Segment Open

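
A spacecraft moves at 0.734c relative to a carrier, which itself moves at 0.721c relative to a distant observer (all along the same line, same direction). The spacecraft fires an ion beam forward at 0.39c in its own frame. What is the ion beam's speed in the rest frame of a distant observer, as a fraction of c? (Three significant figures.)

First combine the ion beam and spacecraft (S''→S'): u₁ = (0.39 + 0.734)/(1 + 0.39×0.734) = 1.124/1.28626 = 0.87385.
Then combine with the carrier (S'→S): u = (0.87385 + 0.721)/(1 + 0.87385×0.721) = 1.59485/1.63004585 = 0.97841.

0.978c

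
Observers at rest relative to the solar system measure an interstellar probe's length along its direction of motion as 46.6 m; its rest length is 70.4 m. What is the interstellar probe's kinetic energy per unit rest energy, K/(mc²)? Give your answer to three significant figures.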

Segment Closed

Task goal:
Every line above should be retyped exactly as given.

Result for this task:
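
A spacecraft moves at 0.734c relative to a carrier, which itself moves at 0.721c relative to a distant observer (all along the same line, same direction). The spacecraft fires an ion beam forward at 0.39c in its own frame. What is the ion beam's speed in the rest frame of a distant observer, as a fraction of c? (Three significant figures.)

First combine the ion beam and spacecraft (S''→S'): u₁ = (0.39 + 0.734)/(1 + 0.39×0.734) = 1.124/1.28626 = 0.87385.
Then combine with the carrier (S'→S): u = (0.87385 + 0.721)/(1 + 0.87385×0.721) = 1.59485/1.63004585 = 0.97841.

0.978c

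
Observers at rest relative to the solar system measure an interstellar probe's length along its direction of motion as 46.6 m; its rest length is 70.4 m. What is the interstellar probe's kinetic energy per unit rest energy, K/(mc²)? Give your answer to three significant figures.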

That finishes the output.